[Saved entries]

────────────────────

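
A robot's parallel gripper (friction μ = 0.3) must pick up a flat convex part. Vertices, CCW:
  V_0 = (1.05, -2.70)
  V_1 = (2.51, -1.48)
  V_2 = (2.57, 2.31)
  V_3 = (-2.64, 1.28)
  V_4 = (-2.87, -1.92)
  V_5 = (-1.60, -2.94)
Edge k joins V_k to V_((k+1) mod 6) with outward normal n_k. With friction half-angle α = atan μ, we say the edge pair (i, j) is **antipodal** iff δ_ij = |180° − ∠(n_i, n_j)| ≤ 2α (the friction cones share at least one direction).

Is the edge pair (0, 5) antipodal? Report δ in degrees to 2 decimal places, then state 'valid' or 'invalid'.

δ = 145.29°, invalid

α = atan 0.3 = 16.70°;  2α = 33.40°
edge 0: e_0 = (+1.46, +1.22);  n_0 = (+0.6412, -0.7674)
edge 5: e_5 = (+2.65, +0.24);  n_5 = (+0.0902, -0.9959)
∠(n_0, n_5) = 34.71°
δ = |180° − 34.71°| = 145.29°
145.29° > 2α = 33.40°  →  invalid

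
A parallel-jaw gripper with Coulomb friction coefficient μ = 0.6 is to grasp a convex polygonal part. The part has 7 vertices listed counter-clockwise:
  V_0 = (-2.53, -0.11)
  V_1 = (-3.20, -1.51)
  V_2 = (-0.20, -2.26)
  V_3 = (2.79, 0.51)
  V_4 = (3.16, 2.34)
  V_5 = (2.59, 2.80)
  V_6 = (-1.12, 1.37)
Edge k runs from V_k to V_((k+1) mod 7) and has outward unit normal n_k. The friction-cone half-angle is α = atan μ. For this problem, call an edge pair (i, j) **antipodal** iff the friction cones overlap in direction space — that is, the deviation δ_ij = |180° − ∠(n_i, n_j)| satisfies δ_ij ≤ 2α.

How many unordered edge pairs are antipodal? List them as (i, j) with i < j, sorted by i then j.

α = atan 0.6 = 30.96°;  2α = 61.93°
n_0 = (-0.9020, +0.4317)
n_1 = (-0.2425, -0.9701)
n_2 = (+0.6796, -0.7336)
n_3 = (+0.9802, -0.1982)
n_4 = (+0.6280, +0.7782)
n_5 = (-0.3597, +0.9331)
n_6 = (-0.7240, +0.6898)
  (0,1): δ = 78.46°  ·
  (0,2): δ = 21.61°  ✓
  (0,3): δ = 14.14°  ✓
  (0,4): δ = 76.67°  ·
  (0,5): δ = 136.65°  ·
  (0,6): δ = 161.96°  ·
  (1,2): δ = 123.15°  ·
  (1,3): δ = 87.39°  ·
  (1,4): δ = 24.87°  ✓
  (1,5): δ = 35.12°  ✓
  (1,6): δ = 60.42°  ✓
  (2,3): δ = 144.24°  ·
  (2,4): δ = 81.72°  ·
  (2,5): δ = 21.73°  ✓
  (2,6): δ = 3.57°  ✓
  (3,4): δ = 117.47°  ·
  (3,5): δ = 57.49°  ✓
  (3,6): δ = 32.18°  ✓
  (4,5): δ = 120.02°  ·
  (4,6): δ = 94.71°  ·
  (5,6): δ = 154.69°  ·
antipodal pairs: 9

count = 9; pairs: (0,2), (0,3), (1,4), (1,5), (1,6), (2,5), (2,6), (3,5), (3,6)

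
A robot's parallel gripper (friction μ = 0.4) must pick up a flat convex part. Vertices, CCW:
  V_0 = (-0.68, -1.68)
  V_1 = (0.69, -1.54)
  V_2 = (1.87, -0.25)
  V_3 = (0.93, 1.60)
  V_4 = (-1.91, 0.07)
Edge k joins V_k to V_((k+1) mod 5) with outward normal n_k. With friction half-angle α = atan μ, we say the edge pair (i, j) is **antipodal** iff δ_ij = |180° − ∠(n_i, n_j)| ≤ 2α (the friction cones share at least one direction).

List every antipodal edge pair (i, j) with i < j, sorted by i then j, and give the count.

count = 3; pairs: (0,3), (1,3), (2,4)

α = atan 0.4 = 21.80°;  2α = 43.60°
n_0 = (+0.1017, -0.9948)
n_1 = (+0.7379, -0.6749)
n_2 = (+0.8915, +0.4530)
n_3 = (-0.4743, +0.8804)
n_4 = (-0.8181, -0.5750)
  (0,1): δ = 138.28°  ·
  (0,2): δ = 68.90°  ·
  (0,3): δ = 22.48°  ✓
  (0,4): δ = 119.27°  ·
  (1,2): δ = 110.61°  ·
  (1,3): δ = 19.24°  ✓
  (1,4): δ = 77.55°  ·
  (2,3): δ = 88.62°  ·
  (2,4): δ = 8.17°  ✓
  (3,4): δ = 83.21°  ·
antipodal pairs: 3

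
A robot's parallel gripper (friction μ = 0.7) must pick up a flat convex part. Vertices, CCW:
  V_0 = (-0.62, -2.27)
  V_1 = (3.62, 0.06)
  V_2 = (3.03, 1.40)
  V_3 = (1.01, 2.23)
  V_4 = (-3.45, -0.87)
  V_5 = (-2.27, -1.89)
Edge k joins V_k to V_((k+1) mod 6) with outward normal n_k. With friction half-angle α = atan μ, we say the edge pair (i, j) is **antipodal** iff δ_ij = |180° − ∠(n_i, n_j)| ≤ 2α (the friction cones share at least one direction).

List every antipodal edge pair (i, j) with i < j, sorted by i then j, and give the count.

α = atan 0.7 = 34.99°;  2α = 69.98°
n_0 = (+0.4816, -0.8764)
n_1 = (+0.9152, +0.4030)
n_2 = (+0.3801, +0.9250)
n_3 = (-0.5707, +0.8211)
n_4 = (-0.6540, -0.7565)
n_5 = (-0.2244, -0.9745)
  (0,1): δ = 95.03°  ·
  (0,2): δ = 51.13°  ✓
  (0,3): δ = 6.01°  ✓
  (0,4): δ = 110.37°  ·
  (0,5): δ = 138.24°  ·
  (1,2): δ = 136.10°  ·
  (1,3): δ = 78.96°  ·
  (1,4): δ = 25.40°  ✓
  (1,5): δ = 53.27°  ✓
  (2,3): δ = 122.86°  ·
  (2,4): δ = 18.50°  ✓
  (2,5): δ = 9.37°  ✓
  (3,4): δ = 75.64°  ·
  (3,5): δ = 47.77°  ✓
  (4,5): δ = 152.13°  ·
antipodal pairs: 7

count = 7; pairs: (0,2), (0,3), (1,4), (1,5), (2,4), (2,5), (3,5)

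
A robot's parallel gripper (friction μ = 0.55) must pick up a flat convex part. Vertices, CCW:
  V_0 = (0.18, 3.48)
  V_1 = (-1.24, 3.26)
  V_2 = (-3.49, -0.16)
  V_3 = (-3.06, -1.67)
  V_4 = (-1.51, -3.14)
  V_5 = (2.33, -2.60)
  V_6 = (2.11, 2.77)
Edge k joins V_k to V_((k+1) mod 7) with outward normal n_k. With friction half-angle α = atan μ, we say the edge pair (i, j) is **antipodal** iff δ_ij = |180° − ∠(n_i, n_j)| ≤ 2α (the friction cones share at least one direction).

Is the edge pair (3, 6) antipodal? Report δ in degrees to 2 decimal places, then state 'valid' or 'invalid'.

δ = 23.29°, valid

α = atan 0.55 = 28.81°;  2α = 57.62°
edge 3: e_3 = (+1.55, -1.47);  n_3 = (-0.6881, -0.7256)
edge 6: e_6 = (-1.93, +0.71);  n_6 = (+0.3453, +0.9385)
∠(n_3, n_6) = 156.71°
δ = |180° − 156.71°| = 23.29°
23.29° ≤ 2α = 57.62°  →  valid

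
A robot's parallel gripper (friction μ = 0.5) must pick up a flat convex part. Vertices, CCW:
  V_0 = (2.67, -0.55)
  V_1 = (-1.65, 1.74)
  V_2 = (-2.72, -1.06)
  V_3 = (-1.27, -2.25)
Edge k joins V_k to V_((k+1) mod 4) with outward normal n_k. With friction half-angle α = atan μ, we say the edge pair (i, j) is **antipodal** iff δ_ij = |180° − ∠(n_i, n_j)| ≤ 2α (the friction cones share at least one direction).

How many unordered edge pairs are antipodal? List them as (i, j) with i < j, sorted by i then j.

count = 3; pairs: (0,2), (0,3), (1,3)

α = atan 0.5 = 26.57°;  2α = 53.13°
n_0 = (+0.4684, +0.8835)
n_1 = (-0.9341, +0.3570)
n_2 = (-0.6344, -0.7730)
n_3 = (+0.3962, -0.9182)
  (0,1): δ = 82.99°  ·
  (0,2): δ = 11.45°  ✓
  (0,3): δ = 51.27°  ✓
  (1,2): δ = 108.46°  ·
  (1,3): δ = 45.75°  ✓
  (2,3): δ = 117.29°  ·
antipodal pairs: 3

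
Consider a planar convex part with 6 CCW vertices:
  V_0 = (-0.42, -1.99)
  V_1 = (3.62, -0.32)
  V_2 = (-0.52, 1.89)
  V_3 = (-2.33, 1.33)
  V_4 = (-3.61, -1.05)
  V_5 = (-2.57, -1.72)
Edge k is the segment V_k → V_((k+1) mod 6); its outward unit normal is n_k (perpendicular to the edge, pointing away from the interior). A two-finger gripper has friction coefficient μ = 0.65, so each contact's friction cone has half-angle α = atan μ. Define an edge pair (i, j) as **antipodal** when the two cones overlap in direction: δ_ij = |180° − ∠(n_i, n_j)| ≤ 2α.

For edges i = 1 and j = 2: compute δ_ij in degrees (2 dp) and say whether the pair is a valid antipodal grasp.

δ = 134.71°, invalid

α = atan 0.65 = 33.02°;  2α = 66.05°
edge 1: e_1 = (-4.14, +2.21);  n_1 = (+0.4709, +0.8822)
edge 2: e_2 = (-1.81, -0.56);  n_2 = (-0.2956, +0.9553)
∠(n_1, n_2) = 45.29°
δ = |180° − 45.29°| = 134.71°
134.71° > 2α = 66.05°  →  invalid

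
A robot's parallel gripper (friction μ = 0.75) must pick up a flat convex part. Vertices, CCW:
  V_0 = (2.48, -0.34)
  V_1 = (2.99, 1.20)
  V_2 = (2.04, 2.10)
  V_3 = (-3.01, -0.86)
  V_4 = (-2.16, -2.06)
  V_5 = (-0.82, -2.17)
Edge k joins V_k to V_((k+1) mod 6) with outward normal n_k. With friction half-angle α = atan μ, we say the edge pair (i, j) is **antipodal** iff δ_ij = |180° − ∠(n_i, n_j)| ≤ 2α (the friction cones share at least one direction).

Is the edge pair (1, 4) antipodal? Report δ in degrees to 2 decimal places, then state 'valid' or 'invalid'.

δ = 38.76°, valid

α = atan 0.75 = 36.87°;  2α = 73.74°
edge 1: e_1 = (-0.95, +0.90);  n_1 = (+0.6877, +0.7260)
edge 4: e_4 = (+1.34, -0.11);  n_4 = (-0.0818, -0.9966)
∠(n_1, n_4) = 141.24°
δ = |180° − 141.24°| = 38.76°
38.76° ≤ 2α = 73.74°  →  valid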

────────────────────

## What to do
The lines to extract from the data above begin with the line containing "V_3 = (-3.06, -1.67)" and end with the line containing "Edge k joins V_k to V_((k+1) mod 7)". Extract them exactly, including both.

## Your response
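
  V_3 = (-3.06, -1.67)
  V_4 = (-1.51, -3.14)
  V_5 = (2.33, -2.60)
  V_6 = (2.11, 2.77)
Edge k joins V_k to V_((k+1) mod 7) with outward normal n_k. With friction half-angle α = atan μ, we say the edge pair (i, j) is **antipodal** iff δ_ij = |180° − ∠(n_i, n_j)| ≤ 2α (the friction cones share at least one direction).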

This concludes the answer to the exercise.